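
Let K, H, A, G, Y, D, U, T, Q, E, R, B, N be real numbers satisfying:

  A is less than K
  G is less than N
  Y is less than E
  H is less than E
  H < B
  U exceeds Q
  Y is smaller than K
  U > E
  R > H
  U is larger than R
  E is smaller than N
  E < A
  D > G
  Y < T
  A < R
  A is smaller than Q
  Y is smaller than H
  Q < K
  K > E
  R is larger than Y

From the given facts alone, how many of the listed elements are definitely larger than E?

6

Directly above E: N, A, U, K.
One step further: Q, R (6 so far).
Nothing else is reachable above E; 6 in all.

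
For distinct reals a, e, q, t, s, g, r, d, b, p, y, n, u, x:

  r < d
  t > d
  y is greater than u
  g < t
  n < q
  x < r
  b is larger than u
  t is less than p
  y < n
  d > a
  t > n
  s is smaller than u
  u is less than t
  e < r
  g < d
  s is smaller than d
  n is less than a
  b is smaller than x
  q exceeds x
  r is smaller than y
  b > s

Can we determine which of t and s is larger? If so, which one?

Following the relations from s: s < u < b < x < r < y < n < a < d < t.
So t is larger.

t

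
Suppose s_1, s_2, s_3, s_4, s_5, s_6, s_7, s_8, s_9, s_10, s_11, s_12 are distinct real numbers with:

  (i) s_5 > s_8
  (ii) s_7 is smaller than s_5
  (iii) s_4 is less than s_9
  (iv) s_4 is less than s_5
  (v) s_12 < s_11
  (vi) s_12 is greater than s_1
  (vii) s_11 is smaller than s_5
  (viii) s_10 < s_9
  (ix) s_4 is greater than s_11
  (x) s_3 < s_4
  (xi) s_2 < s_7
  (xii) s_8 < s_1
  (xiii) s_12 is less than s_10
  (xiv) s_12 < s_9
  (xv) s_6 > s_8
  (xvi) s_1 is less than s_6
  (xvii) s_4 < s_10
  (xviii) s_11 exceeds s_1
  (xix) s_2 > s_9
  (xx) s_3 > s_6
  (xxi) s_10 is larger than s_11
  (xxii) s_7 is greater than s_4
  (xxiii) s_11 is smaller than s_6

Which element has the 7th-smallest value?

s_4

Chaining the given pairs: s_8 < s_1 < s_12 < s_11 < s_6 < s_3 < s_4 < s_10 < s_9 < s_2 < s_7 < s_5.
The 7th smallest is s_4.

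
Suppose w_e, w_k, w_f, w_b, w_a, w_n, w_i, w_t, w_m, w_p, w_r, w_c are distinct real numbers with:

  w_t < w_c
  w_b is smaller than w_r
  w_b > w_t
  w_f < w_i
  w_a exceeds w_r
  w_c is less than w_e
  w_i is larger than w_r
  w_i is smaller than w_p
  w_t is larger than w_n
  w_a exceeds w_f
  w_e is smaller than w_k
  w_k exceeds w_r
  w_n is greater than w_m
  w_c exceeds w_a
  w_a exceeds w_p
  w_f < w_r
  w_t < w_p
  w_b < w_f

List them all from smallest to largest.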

··········

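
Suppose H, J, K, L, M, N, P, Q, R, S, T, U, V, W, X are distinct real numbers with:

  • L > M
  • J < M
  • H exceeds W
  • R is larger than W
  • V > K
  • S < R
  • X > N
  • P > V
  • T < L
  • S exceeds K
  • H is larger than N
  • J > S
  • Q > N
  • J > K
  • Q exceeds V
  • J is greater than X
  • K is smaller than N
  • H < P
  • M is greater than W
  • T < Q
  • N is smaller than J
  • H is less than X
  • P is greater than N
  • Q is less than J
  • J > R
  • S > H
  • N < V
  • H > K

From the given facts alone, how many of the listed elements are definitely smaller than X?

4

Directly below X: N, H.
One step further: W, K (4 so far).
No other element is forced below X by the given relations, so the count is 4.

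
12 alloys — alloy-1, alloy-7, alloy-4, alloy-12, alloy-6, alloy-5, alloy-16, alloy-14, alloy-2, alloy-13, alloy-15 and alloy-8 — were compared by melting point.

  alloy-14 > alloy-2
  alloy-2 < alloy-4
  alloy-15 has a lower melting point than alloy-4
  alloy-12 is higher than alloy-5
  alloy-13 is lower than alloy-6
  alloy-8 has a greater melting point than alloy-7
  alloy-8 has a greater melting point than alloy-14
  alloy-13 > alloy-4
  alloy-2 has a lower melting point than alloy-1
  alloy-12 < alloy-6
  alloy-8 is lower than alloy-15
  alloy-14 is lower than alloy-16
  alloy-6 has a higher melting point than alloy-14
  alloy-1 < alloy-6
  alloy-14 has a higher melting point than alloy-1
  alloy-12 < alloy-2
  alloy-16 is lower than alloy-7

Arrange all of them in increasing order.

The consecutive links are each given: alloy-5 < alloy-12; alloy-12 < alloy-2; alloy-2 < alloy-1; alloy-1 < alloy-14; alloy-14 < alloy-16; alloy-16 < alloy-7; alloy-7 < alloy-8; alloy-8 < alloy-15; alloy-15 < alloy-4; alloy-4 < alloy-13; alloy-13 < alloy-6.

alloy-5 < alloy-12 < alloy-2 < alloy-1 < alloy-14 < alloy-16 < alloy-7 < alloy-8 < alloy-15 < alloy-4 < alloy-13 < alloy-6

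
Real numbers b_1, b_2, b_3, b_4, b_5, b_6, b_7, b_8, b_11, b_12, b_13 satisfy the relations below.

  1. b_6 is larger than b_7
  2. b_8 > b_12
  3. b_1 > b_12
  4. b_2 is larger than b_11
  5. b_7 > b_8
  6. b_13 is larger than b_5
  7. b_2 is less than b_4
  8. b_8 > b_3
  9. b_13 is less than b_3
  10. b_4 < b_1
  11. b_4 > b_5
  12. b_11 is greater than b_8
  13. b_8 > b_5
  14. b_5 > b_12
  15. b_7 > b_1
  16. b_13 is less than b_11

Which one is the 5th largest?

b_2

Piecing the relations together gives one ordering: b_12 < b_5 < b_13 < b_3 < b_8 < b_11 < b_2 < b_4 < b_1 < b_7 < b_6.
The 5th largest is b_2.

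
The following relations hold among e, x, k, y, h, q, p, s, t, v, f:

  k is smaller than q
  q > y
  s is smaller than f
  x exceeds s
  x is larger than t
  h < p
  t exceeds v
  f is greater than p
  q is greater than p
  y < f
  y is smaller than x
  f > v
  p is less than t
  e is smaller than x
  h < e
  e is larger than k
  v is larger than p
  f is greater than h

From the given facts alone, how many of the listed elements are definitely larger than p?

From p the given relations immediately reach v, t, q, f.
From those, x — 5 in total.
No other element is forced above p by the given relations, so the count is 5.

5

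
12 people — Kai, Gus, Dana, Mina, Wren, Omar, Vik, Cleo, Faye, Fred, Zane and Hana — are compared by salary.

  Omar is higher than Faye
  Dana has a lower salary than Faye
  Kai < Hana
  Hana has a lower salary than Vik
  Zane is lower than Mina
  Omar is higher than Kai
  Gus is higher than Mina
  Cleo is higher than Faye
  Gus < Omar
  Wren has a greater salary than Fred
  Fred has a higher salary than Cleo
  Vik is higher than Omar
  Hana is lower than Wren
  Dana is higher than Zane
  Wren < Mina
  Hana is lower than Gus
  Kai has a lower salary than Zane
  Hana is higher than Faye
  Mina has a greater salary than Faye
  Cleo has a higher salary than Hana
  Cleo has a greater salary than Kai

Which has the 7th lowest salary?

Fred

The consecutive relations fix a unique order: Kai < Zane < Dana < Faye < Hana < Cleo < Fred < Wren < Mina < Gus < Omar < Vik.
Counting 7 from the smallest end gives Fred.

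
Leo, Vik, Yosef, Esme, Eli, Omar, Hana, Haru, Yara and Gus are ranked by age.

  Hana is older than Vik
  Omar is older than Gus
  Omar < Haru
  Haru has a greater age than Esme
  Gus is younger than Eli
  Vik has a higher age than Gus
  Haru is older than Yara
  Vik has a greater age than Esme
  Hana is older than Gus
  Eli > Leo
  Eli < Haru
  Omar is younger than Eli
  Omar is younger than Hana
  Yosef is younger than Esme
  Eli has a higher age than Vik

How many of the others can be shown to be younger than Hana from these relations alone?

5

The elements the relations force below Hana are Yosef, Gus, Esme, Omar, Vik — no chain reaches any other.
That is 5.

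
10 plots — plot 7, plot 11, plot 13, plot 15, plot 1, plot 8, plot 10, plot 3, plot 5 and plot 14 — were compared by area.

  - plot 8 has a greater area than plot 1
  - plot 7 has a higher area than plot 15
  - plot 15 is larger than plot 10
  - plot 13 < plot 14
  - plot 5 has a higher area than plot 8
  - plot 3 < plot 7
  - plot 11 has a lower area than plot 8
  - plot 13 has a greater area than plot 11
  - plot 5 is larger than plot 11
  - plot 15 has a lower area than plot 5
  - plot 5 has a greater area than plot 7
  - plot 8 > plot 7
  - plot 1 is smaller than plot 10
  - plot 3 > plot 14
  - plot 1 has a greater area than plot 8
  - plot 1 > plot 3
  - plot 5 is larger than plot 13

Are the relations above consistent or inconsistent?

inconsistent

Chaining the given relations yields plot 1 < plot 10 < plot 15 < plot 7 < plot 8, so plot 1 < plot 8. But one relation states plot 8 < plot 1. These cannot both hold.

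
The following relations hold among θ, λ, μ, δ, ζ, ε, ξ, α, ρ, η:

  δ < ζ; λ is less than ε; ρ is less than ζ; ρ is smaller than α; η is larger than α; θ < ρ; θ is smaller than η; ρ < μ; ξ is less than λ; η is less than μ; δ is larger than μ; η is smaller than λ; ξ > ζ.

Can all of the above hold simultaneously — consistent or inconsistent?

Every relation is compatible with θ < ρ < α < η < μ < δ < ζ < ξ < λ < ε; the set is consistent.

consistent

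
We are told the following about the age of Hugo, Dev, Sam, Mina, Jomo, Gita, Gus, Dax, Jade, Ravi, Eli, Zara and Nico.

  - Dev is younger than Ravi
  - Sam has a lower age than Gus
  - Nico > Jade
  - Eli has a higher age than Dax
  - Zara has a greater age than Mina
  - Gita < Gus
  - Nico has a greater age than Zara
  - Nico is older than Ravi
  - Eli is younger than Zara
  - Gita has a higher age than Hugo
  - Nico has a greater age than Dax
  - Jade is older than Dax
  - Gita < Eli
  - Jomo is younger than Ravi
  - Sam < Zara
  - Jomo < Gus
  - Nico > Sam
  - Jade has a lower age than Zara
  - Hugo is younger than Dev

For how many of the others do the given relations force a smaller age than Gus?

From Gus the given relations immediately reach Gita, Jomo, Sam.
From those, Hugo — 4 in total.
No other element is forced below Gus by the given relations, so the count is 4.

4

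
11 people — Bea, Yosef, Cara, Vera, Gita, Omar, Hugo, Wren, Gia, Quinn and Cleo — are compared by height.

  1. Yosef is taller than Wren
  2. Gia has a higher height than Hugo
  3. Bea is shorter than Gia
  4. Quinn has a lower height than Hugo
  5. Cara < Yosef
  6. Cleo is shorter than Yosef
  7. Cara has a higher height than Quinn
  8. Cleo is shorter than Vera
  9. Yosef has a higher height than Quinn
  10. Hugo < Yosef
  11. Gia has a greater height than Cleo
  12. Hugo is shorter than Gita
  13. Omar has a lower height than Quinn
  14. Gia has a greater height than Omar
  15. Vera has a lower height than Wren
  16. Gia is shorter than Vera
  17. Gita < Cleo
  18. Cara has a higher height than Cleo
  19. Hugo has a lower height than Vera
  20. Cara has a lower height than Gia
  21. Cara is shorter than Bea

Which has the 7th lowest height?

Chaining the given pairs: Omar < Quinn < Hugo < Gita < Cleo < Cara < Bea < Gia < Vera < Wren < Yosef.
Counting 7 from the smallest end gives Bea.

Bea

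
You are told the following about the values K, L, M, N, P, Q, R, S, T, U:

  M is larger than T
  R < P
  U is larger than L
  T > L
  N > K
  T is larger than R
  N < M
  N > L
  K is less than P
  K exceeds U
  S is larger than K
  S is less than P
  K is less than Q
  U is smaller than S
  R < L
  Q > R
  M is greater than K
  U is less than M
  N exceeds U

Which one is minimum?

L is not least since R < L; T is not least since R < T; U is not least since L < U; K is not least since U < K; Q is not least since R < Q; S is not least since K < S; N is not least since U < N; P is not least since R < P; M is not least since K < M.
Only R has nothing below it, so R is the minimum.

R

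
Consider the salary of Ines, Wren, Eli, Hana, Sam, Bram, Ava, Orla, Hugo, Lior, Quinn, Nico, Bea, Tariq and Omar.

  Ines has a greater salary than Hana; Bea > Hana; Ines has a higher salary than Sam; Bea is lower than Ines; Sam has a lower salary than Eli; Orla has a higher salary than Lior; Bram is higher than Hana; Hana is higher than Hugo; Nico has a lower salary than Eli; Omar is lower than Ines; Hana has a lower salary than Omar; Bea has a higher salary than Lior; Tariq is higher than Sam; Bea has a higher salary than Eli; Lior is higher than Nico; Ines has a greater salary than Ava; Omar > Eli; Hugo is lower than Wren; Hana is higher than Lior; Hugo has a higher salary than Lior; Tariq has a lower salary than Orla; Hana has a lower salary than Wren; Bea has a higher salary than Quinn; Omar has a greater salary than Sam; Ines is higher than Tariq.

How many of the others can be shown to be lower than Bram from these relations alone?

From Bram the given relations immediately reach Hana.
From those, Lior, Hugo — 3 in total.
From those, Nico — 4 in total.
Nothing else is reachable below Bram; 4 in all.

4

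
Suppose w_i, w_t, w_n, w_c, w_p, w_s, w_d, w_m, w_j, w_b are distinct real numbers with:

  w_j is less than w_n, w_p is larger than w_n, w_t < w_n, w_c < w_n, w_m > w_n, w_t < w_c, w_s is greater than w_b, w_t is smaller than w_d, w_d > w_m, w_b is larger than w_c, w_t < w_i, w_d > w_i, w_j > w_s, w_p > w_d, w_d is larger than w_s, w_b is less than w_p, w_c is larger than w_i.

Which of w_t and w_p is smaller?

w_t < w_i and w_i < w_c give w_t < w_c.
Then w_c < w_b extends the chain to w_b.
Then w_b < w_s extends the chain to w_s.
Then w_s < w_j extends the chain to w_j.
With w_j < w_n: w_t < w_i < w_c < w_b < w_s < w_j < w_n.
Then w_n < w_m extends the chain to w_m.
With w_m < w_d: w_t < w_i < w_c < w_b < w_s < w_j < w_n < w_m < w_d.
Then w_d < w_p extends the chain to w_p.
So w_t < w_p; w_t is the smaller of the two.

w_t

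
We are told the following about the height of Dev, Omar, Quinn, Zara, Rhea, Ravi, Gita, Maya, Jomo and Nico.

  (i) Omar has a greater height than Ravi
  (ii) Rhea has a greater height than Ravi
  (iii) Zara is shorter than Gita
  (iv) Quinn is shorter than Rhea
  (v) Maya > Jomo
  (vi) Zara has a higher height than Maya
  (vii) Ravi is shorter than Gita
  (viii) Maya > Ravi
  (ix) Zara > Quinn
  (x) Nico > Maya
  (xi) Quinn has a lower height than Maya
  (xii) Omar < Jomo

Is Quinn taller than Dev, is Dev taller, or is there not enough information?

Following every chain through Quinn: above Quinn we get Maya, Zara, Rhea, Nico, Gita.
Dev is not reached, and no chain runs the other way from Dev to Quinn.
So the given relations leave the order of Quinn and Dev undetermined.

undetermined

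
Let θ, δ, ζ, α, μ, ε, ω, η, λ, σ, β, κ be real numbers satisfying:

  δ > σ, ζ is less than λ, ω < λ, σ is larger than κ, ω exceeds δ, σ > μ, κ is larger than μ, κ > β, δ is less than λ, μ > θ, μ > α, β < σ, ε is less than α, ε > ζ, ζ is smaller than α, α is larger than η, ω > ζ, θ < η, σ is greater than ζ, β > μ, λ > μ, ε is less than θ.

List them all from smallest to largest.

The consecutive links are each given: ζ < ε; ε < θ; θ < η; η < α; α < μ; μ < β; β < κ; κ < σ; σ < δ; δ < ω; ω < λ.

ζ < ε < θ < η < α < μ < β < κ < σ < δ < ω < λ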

··········

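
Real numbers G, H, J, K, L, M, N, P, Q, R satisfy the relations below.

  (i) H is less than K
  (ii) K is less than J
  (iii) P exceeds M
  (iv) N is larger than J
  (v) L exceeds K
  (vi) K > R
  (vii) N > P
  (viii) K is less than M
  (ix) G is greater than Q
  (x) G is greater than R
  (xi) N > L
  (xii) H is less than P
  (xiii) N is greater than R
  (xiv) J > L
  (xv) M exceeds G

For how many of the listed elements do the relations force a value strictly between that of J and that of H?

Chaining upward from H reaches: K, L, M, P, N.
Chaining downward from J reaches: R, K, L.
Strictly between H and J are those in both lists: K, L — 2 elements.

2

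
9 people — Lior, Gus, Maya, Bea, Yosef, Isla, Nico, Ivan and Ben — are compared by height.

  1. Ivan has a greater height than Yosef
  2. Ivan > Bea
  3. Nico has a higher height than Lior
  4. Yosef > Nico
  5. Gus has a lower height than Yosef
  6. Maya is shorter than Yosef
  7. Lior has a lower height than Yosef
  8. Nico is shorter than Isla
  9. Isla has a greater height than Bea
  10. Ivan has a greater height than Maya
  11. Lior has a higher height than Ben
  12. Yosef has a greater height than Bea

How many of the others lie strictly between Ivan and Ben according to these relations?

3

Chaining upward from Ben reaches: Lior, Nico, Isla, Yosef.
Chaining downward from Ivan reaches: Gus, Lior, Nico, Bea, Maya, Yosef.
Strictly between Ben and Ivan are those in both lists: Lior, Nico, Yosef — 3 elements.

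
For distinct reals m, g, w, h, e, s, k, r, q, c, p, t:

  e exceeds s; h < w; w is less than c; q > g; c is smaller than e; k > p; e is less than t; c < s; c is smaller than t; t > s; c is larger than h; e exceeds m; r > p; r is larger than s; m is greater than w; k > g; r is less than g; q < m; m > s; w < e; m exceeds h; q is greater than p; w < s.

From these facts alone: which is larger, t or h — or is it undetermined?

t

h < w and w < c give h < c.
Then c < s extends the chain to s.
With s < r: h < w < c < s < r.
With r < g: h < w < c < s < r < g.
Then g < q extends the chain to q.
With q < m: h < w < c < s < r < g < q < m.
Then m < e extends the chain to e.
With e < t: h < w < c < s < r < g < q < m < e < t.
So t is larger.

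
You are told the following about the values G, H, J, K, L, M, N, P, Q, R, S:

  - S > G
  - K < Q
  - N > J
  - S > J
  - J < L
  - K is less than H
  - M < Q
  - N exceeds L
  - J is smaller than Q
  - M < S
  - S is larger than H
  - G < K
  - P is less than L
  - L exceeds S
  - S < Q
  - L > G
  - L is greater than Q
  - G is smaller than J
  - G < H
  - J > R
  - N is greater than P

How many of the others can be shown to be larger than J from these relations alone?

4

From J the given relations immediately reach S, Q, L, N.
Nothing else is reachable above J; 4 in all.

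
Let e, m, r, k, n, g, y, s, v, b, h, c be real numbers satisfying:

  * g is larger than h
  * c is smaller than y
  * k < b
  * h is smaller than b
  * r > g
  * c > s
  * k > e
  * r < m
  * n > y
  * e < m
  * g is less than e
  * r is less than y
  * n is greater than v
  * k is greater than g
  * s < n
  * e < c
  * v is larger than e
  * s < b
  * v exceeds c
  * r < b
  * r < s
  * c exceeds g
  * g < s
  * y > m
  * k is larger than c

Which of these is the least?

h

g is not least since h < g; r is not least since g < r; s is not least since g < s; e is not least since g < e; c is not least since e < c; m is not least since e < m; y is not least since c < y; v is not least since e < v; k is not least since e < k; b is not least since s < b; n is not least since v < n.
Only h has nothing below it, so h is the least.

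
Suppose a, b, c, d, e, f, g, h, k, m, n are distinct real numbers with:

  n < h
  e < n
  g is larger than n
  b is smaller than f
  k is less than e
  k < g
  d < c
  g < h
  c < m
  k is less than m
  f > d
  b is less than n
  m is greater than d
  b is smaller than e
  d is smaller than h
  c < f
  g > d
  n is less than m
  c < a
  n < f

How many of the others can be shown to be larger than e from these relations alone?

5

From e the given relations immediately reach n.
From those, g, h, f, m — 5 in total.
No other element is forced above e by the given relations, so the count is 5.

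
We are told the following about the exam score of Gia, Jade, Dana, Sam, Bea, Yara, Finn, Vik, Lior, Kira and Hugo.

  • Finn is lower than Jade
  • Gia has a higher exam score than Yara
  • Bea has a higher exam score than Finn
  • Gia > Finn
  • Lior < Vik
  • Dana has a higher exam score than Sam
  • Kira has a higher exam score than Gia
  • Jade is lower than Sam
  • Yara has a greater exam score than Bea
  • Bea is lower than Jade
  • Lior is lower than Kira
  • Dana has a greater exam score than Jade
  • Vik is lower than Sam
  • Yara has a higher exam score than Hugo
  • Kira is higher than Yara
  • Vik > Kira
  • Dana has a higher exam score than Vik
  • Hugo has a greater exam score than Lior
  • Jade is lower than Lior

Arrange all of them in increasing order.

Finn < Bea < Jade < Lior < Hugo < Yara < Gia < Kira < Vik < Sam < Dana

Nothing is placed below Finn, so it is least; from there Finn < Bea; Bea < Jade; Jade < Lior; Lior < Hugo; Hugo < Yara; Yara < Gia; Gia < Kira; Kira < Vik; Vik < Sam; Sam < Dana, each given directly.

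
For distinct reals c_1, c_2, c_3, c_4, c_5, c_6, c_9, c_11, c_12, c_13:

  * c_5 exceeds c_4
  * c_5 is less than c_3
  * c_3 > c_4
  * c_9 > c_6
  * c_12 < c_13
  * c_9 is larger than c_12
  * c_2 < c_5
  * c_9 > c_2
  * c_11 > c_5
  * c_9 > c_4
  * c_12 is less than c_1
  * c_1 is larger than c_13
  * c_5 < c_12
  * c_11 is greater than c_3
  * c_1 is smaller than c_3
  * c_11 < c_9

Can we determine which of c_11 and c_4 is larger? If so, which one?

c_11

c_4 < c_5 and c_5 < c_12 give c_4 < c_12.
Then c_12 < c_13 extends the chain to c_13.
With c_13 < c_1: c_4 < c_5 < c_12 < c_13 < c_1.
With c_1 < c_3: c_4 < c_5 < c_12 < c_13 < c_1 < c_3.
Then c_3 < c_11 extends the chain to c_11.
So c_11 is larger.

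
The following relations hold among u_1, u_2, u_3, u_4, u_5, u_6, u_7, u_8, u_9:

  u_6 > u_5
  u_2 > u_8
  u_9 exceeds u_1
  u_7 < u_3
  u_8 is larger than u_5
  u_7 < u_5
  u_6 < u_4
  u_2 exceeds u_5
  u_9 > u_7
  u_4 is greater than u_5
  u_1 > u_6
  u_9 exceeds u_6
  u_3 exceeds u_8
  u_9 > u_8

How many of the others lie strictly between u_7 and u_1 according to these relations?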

··········

### Exercise requirements
After locating the line with "(vii) s_11 is smaller than s_5" above, return that line and every later line through the one with "w_c exceeds w_a", word for word and with nothing else.

### Task output
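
  (vii) s_11 is smaller than s_5
  (viii) s_10 < s_9
  (ix) s_4 is greater than s_11
  (x) s_3 < s_4
  (xi) s_2 < s_7
  (xii) s_8 < s_1
  (xiii) s_12 is less than s_10
  (xiv) s_12 < s_9
  (xv) s_6 > s_8
  (xvi) s_1 is less than s_6
  (xvii) s_4 < s_10
  (xviii) s_11 exceeds s_1
  (xix) s_2 > s_9
  (xx) s_3 > s_6
  (xxi) s_10 is larger than s_11
  (xxii) s_7 is greater than s_4
  (xxiii) s_11 is smaller than s_6

Which element has the 7th-smallest value?

s_4

Chaining the given pairs: s_8 < s_1 < s_12 < s_11 < s_6 < s_3 < s_4 < s_10 < s_9 < s_2 < s_7 < s_5.
The 7th smallest is s_4.

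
Suppose w_e, w_k, w_f, w_b, w_a, w_n, w_i, w_t, w_m, w_p, w_r, w_c are distinct real numbers with:

  w_t < w_c
  w_b is smaller than w_r
  w_b > w_t
  w_f < w_i
  w_a exceeds w_r
  w_c is less than w_e
  w_i is larger than w_r
  w_i is smaller than w_p
  w_t is larger than w_n
  w_a exceeds w_f
  w_e is smaller than w_k
  w_k exceeds w_r
  w_n is greater than w_m
  w_c exceeds w_a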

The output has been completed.